Exercise details
For the material below, return exactly the lines starting at the line containing "P2: [4,18,1]..[9,22,6]" and ending at the line containing "Ray: origin (-73, -52, -49), direction", both ends included, and no others.
--------------------
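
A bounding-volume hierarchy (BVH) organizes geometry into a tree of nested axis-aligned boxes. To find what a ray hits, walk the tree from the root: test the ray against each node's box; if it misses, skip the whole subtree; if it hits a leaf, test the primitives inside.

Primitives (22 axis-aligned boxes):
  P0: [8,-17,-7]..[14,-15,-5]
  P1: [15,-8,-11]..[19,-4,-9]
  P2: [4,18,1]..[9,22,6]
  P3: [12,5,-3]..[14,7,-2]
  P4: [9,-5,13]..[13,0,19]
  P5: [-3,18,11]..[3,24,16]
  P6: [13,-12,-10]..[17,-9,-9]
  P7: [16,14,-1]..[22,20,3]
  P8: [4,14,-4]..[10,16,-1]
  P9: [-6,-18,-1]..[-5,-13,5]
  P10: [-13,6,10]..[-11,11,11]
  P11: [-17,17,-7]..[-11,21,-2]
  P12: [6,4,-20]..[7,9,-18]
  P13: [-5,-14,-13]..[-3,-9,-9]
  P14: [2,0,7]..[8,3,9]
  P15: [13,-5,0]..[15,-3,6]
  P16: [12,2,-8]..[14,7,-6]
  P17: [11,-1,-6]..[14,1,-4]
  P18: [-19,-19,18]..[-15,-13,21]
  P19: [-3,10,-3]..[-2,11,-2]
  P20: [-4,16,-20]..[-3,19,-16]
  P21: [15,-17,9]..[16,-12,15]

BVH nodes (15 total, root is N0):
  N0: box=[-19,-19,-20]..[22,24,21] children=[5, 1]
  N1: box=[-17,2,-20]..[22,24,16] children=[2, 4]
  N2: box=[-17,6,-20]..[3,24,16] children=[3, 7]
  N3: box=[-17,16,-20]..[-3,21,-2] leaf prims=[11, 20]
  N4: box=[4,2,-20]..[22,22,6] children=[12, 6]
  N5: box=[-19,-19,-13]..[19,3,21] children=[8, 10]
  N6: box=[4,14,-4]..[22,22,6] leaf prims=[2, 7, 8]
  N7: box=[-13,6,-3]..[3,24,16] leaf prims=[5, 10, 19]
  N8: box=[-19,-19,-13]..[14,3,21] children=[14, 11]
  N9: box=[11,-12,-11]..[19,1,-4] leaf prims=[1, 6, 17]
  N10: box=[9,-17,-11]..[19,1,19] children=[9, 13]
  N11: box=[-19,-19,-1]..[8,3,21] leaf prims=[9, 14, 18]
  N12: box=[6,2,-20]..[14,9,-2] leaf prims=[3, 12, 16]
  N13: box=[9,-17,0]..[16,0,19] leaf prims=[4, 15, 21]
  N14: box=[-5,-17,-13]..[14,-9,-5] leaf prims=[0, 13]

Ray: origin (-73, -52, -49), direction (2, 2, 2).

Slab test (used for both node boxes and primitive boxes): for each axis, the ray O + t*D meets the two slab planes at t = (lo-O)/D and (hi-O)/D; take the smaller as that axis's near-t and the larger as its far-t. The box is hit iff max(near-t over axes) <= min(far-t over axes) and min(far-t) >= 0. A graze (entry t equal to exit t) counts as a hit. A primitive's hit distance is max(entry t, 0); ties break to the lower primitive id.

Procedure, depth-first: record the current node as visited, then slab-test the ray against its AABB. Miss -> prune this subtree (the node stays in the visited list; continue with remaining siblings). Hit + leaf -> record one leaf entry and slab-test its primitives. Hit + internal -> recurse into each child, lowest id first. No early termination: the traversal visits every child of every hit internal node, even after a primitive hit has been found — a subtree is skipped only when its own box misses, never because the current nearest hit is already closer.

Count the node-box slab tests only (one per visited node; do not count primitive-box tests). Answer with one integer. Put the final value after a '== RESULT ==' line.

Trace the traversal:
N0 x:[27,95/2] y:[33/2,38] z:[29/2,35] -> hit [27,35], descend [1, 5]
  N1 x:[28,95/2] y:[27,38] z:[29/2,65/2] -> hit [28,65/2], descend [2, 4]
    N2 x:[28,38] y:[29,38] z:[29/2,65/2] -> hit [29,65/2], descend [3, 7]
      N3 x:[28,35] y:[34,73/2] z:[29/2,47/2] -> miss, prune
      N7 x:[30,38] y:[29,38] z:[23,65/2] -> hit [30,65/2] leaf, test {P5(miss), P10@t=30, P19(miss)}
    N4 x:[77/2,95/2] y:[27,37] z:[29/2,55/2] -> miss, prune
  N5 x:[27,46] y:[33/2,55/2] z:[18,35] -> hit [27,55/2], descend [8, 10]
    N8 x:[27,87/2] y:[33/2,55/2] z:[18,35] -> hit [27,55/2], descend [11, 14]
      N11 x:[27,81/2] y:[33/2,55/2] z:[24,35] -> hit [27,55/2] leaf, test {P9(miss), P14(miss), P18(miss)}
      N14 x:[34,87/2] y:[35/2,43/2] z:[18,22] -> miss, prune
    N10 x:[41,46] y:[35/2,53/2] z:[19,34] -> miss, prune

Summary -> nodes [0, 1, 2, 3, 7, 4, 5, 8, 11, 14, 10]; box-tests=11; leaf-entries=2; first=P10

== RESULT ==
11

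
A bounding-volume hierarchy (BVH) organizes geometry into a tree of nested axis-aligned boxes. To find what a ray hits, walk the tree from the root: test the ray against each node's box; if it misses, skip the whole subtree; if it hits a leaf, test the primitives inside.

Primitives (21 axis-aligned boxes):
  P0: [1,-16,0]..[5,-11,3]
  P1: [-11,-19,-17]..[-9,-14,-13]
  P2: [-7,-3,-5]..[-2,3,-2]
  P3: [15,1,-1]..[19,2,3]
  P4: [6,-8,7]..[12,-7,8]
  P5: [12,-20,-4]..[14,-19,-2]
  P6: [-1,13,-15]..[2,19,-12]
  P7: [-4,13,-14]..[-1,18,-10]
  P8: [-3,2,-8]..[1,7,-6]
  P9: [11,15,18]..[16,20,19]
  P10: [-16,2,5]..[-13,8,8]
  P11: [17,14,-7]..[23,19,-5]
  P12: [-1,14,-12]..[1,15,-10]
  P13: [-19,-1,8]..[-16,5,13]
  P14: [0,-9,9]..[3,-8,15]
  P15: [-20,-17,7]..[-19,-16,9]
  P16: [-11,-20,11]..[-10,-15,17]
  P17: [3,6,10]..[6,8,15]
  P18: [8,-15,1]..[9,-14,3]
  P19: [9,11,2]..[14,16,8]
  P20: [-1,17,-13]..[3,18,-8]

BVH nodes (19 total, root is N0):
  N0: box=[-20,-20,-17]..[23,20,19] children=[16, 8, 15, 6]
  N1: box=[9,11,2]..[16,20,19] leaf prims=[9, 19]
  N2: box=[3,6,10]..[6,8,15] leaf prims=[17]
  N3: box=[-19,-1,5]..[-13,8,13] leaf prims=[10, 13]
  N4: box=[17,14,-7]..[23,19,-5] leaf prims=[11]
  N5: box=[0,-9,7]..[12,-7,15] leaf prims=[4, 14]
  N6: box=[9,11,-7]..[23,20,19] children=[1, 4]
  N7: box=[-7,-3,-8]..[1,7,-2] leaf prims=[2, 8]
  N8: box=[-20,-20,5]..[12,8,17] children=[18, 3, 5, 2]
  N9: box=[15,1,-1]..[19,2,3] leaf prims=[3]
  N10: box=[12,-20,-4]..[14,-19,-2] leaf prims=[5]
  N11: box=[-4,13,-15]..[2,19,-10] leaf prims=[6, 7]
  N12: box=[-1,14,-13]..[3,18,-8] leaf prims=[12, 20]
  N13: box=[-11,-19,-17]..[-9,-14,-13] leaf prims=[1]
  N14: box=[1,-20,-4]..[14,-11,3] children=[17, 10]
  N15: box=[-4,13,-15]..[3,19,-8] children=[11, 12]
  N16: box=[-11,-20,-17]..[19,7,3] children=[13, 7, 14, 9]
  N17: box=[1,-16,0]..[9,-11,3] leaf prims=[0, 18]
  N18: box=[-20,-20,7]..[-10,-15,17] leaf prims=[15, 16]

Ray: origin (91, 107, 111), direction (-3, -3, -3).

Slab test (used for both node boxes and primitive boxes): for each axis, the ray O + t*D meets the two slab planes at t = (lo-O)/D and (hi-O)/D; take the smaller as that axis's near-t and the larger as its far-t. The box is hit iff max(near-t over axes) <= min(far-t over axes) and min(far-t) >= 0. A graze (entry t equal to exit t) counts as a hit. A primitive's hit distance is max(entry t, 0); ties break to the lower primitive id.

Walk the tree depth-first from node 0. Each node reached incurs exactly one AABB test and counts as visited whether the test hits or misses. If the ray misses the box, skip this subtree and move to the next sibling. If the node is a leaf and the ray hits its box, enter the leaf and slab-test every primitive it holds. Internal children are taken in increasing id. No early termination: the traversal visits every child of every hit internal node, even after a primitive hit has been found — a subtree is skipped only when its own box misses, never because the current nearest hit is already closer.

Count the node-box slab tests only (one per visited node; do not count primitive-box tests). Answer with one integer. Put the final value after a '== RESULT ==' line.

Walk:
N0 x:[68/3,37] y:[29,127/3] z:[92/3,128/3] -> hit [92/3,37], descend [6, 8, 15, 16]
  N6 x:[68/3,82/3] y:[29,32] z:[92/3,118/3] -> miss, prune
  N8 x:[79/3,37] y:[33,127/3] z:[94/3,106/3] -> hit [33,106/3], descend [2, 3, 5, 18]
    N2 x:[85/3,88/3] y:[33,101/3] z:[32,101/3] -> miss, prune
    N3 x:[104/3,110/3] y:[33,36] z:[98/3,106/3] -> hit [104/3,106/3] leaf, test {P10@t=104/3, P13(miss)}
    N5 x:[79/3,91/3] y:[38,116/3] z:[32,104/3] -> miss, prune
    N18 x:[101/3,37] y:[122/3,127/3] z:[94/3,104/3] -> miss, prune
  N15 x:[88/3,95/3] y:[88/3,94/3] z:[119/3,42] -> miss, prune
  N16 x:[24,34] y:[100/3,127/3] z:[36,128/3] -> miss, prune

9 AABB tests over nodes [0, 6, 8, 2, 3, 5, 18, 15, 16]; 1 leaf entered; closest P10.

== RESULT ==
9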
--------------------
Solution
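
  P2: [4,18,1]..[9,22,6]
  P3: [12,5,-3]..[14,7,-2]
  P4: [9,-5,13]..[13,0,19]
  P5: [-3,18,11]..[3,24,16]
  P6: [13,-12,-10]..[17,-9,-9]
  P7: [16,14,-1]..[22,20,3]
  P8: [4,14,-4]..[10,16,-1]
  P9: [-6,-18,-1]..[-5,-13,5]
  P10: [-13,6,10]..[-11,11,11]
  P11: [-17,17,-7]..[-11,21,-2]
  P12: [6,4,-20]..[7,9,-18]
  P13: [-5,-14,-13]..[-3,-9,-9]
  P14: [2,0,7]..[8,3,9]
  P15: [13,-5,0]..[15,-3,6]
  P16: [12,2,-8]..[14,7,-6]
  P17: [11,-1,-6]..[14,1,-4]
  P18: [-19,-19,18]..[-15,-13,21]
  P19: [-3,10,-3]..[-2,11,-2]
  P20: [-4,16,-20]..[-3,19,-16]
  P21: [15,-17,9]..[16,-12,15]

BVH nodes (15 total, root is N0):
  N0: box=[-19,-19,-20]..[22,24,21] children=[5, 1]
  N1: box=[-17,2,-20]..[22,24,16] children=[2, 4]
  N2: box=[-17,6,-20]..[3,24,16] children=[3, 7]
  N3: box=[-17,16,-20]..[-3,21,-2] leaf prims=[11, 20]
  N4: box=[4,2,-20]..[22,22,6] children=[12, 6]
  N5: box=[-19,-19,-13]..[19,3,21] children=[8, 10]
  N6: box=[4,14,-4]..[22,22,6] leaf prims=[2, 7, 8]
  N7: box=[-13,6,-3]..[3,24,16] leaf prims=[5, 10, 19]
  N8: box=[-19,-19,-13]..[14,3,21] children=[14, 11]
  N9: box=[11,-12,-11]..[19,1,-4] leaf prims=[1, 6, 17]
  N10: box=[9,-17,-11]..[19,1,19] children=[9, 13]
  N11: box=[-19,-19,-1]..[8,3,21] leaf prims=[9, 14, 18]
  N12: box=[6,2,-20]..[14,9,-2] leaf prims=[3, 12, 16]
  N13: box=[9,-17,0]..[16,0,19] leaf prims=[4, 15, 21]
  N14: box=[-5,-17,-13]..[14,-9,-5] leaf prims=[0, 13]

Ray: origin (-73, -52, -49), direction (2, 2, 2).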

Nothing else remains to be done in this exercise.